• _WORK TO BE COMPLETED_
Tally the lines below that contain the word "game", then give the tally and nothing more.

(Dataset entries)
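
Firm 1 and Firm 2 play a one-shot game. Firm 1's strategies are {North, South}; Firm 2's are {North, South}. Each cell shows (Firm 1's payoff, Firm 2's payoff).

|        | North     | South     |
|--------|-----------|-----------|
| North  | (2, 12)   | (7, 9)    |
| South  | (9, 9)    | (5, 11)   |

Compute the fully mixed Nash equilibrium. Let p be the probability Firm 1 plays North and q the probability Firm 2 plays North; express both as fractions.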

==

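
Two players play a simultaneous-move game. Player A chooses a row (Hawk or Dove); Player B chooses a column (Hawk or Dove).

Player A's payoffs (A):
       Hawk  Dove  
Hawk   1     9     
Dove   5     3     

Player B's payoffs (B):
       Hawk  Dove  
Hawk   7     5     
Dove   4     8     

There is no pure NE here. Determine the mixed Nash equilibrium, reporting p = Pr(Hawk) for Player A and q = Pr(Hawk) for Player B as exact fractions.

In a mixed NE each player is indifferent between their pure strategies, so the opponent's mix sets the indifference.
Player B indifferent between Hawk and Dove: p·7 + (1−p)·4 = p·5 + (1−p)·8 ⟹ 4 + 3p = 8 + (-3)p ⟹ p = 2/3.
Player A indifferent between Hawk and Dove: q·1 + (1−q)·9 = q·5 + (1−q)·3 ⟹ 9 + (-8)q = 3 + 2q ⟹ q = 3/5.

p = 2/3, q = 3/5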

• _TASK ANSWER_
2